Below are lines of data; restate word for word those running from the line containing "7 | 1 | 4 | 3 | 2022-10-02" to the line containing "4 | Project Zeta | 2 | 180815", inclusive, and no others.

[Stored data entries]
+--

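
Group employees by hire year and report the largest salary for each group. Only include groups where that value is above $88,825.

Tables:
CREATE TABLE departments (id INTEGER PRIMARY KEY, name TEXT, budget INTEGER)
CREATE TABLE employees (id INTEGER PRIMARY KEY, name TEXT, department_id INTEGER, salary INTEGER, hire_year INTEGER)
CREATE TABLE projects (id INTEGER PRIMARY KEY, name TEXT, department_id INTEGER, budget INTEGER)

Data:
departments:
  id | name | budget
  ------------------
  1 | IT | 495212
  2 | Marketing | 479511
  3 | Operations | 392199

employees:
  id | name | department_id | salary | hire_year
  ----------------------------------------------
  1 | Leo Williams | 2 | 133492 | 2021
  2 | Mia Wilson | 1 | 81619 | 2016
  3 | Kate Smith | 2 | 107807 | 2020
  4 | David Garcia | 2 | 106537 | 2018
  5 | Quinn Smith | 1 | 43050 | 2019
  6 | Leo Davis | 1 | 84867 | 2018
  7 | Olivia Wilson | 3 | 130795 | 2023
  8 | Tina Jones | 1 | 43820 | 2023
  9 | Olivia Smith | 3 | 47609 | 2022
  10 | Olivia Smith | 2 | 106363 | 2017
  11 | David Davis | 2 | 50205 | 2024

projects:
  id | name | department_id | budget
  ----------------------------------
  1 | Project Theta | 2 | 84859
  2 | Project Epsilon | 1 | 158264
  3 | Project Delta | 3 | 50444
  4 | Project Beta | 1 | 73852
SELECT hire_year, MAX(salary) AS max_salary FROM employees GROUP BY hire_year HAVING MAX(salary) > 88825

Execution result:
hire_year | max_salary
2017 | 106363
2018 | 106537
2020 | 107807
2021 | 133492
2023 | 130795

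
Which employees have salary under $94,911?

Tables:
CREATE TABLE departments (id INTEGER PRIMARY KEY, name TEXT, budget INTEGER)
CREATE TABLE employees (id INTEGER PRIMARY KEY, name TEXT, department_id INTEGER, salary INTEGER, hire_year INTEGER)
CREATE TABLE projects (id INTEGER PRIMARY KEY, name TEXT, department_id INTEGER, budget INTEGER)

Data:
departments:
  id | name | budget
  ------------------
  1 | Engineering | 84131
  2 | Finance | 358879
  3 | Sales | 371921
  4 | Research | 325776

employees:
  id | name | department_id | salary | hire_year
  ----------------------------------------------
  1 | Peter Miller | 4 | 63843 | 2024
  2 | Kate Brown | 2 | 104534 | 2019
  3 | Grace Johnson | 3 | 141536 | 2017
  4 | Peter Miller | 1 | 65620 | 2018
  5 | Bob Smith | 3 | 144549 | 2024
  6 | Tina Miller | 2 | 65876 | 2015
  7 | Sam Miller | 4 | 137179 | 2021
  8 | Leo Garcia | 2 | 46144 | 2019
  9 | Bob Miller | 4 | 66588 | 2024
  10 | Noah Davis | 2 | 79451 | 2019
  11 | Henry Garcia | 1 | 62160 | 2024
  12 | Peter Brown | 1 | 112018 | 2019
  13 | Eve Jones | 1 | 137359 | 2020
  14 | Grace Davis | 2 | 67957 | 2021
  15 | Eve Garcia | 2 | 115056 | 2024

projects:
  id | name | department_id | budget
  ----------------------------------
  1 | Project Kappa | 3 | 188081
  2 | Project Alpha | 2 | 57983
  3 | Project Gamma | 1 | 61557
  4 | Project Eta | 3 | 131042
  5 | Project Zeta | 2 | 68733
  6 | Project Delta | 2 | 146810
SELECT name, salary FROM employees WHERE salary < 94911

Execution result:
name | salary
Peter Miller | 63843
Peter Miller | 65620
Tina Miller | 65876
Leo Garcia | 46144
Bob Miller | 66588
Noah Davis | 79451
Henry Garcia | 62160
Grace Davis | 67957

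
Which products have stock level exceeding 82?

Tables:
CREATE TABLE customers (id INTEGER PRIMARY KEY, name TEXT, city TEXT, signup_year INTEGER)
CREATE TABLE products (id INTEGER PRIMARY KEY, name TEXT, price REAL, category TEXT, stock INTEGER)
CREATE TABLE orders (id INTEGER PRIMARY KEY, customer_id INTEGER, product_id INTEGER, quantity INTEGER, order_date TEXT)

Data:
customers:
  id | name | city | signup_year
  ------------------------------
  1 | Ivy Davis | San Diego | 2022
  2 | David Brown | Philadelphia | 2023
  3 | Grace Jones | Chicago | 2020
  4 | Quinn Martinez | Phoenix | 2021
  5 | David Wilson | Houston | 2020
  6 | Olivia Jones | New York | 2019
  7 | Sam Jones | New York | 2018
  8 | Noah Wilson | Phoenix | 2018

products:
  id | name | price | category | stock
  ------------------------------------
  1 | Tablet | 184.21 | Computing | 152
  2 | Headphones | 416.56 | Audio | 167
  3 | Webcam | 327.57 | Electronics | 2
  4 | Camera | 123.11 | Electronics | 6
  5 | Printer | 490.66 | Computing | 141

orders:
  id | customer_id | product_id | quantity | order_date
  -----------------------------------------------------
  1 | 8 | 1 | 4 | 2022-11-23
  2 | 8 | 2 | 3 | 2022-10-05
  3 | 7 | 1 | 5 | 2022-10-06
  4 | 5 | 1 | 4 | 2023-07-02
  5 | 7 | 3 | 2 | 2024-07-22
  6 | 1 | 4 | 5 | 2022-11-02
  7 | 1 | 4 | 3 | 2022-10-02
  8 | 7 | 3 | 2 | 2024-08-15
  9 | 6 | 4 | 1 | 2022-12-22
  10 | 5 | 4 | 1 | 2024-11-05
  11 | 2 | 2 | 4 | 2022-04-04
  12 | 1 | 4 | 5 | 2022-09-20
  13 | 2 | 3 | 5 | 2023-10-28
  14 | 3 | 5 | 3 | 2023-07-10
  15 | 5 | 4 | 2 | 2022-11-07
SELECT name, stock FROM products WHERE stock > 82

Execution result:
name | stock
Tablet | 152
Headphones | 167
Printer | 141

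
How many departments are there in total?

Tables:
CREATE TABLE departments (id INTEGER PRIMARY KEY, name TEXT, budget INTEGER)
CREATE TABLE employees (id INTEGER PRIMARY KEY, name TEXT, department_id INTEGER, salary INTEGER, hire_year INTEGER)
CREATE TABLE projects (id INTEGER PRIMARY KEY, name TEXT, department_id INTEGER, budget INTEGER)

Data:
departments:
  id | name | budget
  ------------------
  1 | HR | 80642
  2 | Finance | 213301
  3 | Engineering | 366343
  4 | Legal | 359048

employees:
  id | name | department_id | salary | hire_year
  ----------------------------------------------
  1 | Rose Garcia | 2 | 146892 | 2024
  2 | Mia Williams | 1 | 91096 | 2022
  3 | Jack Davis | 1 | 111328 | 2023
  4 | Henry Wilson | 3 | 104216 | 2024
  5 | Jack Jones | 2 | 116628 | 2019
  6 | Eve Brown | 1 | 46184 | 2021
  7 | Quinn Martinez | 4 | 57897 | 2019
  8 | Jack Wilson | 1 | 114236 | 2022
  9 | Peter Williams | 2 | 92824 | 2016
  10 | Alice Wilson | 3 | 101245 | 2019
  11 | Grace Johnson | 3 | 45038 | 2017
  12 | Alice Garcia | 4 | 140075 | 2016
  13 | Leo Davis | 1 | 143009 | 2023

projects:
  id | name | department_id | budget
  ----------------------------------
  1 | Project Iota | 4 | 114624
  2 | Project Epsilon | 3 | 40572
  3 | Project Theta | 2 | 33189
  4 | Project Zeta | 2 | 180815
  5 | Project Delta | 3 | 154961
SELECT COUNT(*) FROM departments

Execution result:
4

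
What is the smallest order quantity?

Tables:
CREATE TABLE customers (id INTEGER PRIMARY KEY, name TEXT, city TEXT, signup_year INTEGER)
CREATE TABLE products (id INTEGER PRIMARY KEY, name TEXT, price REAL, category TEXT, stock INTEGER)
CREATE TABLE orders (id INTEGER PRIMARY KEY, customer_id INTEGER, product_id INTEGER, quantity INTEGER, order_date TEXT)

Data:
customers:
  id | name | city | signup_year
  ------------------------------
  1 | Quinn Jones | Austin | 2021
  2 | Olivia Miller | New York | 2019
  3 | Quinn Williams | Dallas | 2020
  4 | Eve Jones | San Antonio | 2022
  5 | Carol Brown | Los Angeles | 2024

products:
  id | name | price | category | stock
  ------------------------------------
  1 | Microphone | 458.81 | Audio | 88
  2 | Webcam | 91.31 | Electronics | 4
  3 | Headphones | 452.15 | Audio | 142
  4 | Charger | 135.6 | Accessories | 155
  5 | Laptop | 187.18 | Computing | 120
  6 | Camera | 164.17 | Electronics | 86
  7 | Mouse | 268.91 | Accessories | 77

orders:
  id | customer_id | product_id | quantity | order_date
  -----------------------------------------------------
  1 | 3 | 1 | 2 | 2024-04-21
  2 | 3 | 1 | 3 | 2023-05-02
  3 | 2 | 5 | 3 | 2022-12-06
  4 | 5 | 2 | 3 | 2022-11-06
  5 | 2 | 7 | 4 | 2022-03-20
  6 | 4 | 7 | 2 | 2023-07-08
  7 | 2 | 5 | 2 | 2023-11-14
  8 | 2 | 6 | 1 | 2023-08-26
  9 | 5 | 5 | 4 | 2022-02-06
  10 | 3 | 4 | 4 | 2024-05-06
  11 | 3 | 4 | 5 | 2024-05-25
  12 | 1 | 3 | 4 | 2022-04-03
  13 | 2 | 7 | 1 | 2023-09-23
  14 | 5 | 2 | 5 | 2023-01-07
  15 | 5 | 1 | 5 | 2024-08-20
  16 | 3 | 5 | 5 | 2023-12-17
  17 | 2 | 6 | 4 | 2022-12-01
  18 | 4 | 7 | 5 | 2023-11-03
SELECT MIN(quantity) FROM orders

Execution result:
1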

+--

◆ Reply to the exercise ◆
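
  7 | 1 | 4 | 3 | 2022-10-02
  8 | 7 | 3 | 2 | 2024-08-15
  9 | 6 | 4 | 1 | 2022-12-22
  10 | 5 | 4 | 1 | 2024-11-05
  11 | 2 | 2 | 4 | 2022-04-04
  12 | 1 | 4 | 5 | 2022-09-20
  13 | 2 | 3 | 5 | 2023-10-28
  14 | 3 | 5 | 3 | 2023-07-10
  15 | 5 | 4 | 2 | 2022-11-07
SELECT name, stock FROM products WHERE stock > 82

Execution result:
name | stock
Tablet | 152
Headphones | 167
Printer | 141

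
How many departments are there in total?

Tables:
CREATE TABLE departments (id INTEGER PRIMARY KEY, name TEXT, budget INTEGER)
CREATE TABLE employees (id INTEGER PRIMARY KEY, name TEXT, department_id INTEGER, salary INTEGER, hire_year INTEGER)
CREATE TABLE projects (id INTEGER PRIMARY KEY, name TEXT, department_id INTEGER, budget INTEGER)

Data:
departments:
  id | name | budget
  ------------------
  1 | HR | 80642
  2 | Finance | 213301
  3 | Engineering | 366343
  4 | Legal | 359048

employees:
  id | name | department_id | salary | hire_year
  ----------------------------------------------
  1 | Rose Garcia | 2 | 146892 | 2024
  2 | Mia Williams | 1 | 91096 | 2022
  3 | Jack Davis | 1 | 111328 | 2023
  4 | Henry Wilson | 3 | 104216 | 2024
  5 | Jack Jones | 2 | 116628 | 2019
  6 | Eve Brown | 1 | 46184 | 2021
  7 | Quinn Martinez | 4 | 57897 | 2019
  8 | Jack Wilson | 1 | 114236 | 2022
  9 | Peter Williams | 2 | 92824 | 2016
  10 | Alice Wilson | 3 | 101245 | 2019
  11 | Grace Johnson | 3 | 45038 | 2017
  12 | Alice Garcia | 4 | 140075 | 2016
  13 | Leo Davis | 1 | 143009 | 2023

projects:
  id | name | department_id | budget
  ----------------------------------
  1 | Project Iota | 4 | 114624
  2 | Project Epsilon | 3 | 40572
  3 | Project Theta | 2 | 33189
  4 | Project Zeta | 2 | 180815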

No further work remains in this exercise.